• [What this task involves]:
Set down the full data below exactly as given, please.

• [Records shown]:
* * * * *

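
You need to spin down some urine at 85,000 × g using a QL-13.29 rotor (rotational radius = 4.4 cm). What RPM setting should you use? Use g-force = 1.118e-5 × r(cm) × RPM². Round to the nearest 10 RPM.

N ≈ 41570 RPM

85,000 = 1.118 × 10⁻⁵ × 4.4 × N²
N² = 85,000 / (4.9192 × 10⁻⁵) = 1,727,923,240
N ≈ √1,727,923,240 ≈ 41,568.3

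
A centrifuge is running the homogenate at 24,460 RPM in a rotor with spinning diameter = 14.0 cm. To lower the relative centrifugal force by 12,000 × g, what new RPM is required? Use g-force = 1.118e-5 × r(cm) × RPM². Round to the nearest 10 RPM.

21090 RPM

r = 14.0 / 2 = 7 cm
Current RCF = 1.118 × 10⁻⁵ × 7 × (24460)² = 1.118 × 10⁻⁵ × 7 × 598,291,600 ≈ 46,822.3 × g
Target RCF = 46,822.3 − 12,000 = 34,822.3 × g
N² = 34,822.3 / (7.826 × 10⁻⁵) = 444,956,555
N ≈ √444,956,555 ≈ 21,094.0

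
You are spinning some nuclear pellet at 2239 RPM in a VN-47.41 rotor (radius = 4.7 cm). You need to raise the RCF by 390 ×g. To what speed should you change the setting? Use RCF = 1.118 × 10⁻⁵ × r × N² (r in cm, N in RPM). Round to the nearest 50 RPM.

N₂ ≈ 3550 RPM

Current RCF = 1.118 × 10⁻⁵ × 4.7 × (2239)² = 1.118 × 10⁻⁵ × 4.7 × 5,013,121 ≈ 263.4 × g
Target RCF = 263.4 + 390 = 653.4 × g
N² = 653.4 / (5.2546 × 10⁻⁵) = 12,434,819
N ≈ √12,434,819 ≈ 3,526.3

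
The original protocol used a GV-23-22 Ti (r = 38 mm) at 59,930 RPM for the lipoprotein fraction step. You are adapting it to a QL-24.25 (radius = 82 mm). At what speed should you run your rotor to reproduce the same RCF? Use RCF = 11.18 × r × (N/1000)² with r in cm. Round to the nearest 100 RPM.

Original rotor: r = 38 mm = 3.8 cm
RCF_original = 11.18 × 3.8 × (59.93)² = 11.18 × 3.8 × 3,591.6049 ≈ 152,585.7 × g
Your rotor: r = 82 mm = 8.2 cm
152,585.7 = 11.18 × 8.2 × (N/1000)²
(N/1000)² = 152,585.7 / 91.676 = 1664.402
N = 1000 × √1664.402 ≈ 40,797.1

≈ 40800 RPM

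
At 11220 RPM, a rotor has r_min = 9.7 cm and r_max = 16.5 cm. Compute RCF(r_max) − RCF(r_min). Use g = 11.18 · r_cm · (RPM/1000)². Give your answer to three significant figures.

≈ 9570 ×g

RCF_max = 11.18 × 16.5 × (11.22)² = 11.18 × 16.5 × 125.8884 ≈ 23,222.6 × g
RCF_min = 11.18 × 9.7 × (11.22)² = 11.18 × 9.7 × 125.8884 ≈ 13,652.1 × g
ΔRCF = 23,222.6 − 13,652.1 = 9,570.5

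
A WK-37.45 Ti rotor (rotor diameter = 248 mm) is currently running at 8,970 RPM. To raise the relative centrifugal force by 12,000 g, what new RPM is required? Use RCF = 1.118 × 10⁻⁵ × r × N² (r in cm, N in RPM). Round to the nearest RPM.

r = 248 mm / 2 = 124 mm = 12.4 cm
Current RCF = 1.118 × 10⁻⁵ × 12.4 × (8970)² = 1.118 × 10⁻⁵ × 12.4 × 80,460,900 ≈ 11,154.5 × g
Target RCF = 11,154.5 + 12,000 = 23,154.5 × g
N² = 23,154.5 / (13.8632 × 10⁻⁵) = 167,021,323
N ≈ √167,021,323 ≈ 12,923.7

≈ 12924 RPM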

* * * * *

• [Output for this exercise]:
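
You need to spin down some urine at 85,000 × g using a QL-13.29 rotor (rotational radius = 4.4 cm). What RPM setting should you use? Use g-force = 1.118e-5 × r(cm) × RPM². Round to the nearest 10 RPM.

N ≈ 41570 RPM

85,000 = 1.118 × 10⁻⁵ × 4.4 × N²
N² = 85,000 / (4.9192 × 10⁻⁵) = 1,727,923,240
N ≈ √1,727,923,240 ≈ 41,568.3

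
A centrifuge is running the homogenate at 24,460 RPM in a rotor with spinning diameter = 14.0 cm. To lower the relative centrifugal force by 12,000 × g, what new RPM is required? Use g-force = 1.118e-5 × r(cm) × RPM². Round to the nearest 10 RPM.

21090 RPM

r = 14.0 / 2 = 7 cm
Current RCF = 1.118 × 10⁻⁵ × 7 × (24460)² = 1.118 × 10⁻⁵ × 7 × 598,291,600 ≈ 46,822.3 × g
Target RCF = 46,822.3 − 12,000 = 34,822.3 × g
N² = 34,822.3 / (7.826 × 10⁻⁵) = 444,956,555
N ≈ √444,956,555 ≈ 21,094.0

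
You are spinning some nuclear pellet at 2239 RPM in a VN-47.41 rotor (radius = 4.7 cm). You need to raise the RCF by 390 ×g. To what speed should you change the setting? Use RCF = 1.118 × 10⁻⁵ × r × N² (r in cm, N in RPM). Round to the nearest 50 RPM.

N₂ ≈ 3550 RPM

Current RCF = 1.118 × 10⁻⁵ × 4.7 × (2239)² = 1.118 × 10⁻⁵ × 4.7 × 5,013,121 ≈ 263.4 × g
Target RCF = 263.4 + 390 = 653.4 × g
N² = 653.4 / (5.2546 × 10⁻⁵) = 12,434,819
N ≈ √12,434,819 ≈ 3,526.3

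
The original protocol used a GV-23-22 Ti (r = 38 mm) at 59,930 RPM for the lipoprotein fraction step. You are adapting it to a QL-24.25 (radius = 82 mm). At what speed should you run your rotor to reproduce the same RCF? Use RCF = 11.18 × r × (N/1000)² with r in cm. Round to the nearest 100 RPM.

Original rotor: r = 38 mm = 3.8 cm
RCF_original = 11.18 × 3.8 × (59.93)² = 11.18 × 3.8 × 3,591.6049 ≈ 152,585.7 × g
Your rotor: r = 82 mm = 8.2 cm
152,585.7 = 11.18 × 8.2 × (N/1000)²
(N/1000)² = 152,585.7 / 91.676 = 1664.402
N = 1000 × √1664.402 ≈ 40,797.1

≈ 40800 RPM

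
At 11220 RPM, a rotor has r_min = 9.7 cm and r_max = 16.5 cm. Compute RCF(r_max) − RCF(r_min). Use g = 11.18 · r_cm · (RPM/1000)². Give your answer to three significant figures.

≈ 9570 ×g

RCF_max = 11.18 × 16.5 × (11.22)² = 11.18 × 16.5 × 125.8884 ≈ 23,222.6 × g
RCF_min = 11.18 × 9.7 × (11.22)² = 11.18 × 9.7 × 125.8884 ≈ 13,652.1 × g
ΔRCF = 23,222.6 − 13,652.1 = 9,570.5

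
A WK-37.45 Ti rotor (rotor diameter = 248 mm) is currently running at 8,970 RPM. To raise the relative centrifugal force by 12,000 g, what new RPM is required? Use RCF = 1.118 × 10⁻⁵ × r × N² (r in cm, N in RPM). Round to the nearest RPM.

r = 248 mm / 2 = 124 mm = 12.4 cm
Current RCF = 1.118 × 10⁻⁵ × 12.4 × (8970)² = 1.118 × 10⁻⁵ × 12.4 × 80,460,900 ≈ 11,154.5 × g
Target RCF = 11,154.5 + 12,000 = 23,154.5 × g
N² = 23,154.5 / (13.8632 × 10⁻⁵) = 167,021,323
N ≈ √167,021,323 ≈ 12,923.7

≈ 12924 RPM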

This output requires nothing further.